* REQUIRED ACTION:
Lines before the one containing "< b in D(A). Iterate." are to be left out; that line and all after it, through the end of the material below, are to be written out exactly.

- Opening Delimiter -

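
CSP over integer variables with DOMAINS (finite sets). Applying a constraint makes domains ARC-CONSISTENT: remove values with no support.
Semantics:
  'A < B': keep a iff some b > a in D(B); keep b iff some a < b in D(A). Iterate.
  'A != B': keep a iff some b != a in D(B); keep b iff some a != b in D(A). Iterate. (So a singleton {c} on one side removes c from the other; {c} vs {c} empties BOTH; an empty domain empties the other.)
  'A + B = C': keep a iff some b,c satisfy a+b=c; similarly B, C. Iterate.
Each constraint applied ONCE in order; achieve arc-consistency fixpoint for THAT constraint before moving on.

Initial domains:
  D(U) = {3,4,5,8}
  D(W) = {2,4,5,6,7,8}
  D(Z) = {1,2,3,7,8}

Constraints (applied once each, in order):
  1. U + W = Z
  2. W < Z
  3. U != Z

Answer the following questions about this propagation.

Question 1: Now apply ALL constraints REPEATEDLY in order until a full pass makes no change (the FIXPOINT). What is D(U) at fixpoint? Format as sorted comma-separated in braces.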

- Closing Delimiter -

* YOUR SOLUTION:
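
  'A < B': keep a iff some b > a in D(B); keep b iff some a < b in D(A). Iterate.
  'A != B': keep a iff some b != a in D(B); keep b iff some a != b in D(A). Iterate. (So a singleton {c} on one side removes c from the other; {c} vs {c} empties BOTH; an empty domain empties the other.)
  'A + B = C': keep a iff some b,c satisfy a+b=c; similarly B, C. Iterate.
Each constraint applied ONCE in order; achieve arc-consistency fixpoint for THAT constraint before moving on.

Initial domains:
  D(U) = {3,4,5,8}
  D(W) = {2,4,5,6,7,8}
  D(Z) = {1,2,3,7,8}

Constraints (applied once each, in order):
  1. U + W = Z
  2. W < Z
  3. U != Z

Answer the following questions about this propagation.

Question 1: Now apply ALL constraints REPEATEDLY in order until a full pass makes no change (the FIXPOINT). What is D(U) at fixpoint? Format as sorted comma-separated in braces.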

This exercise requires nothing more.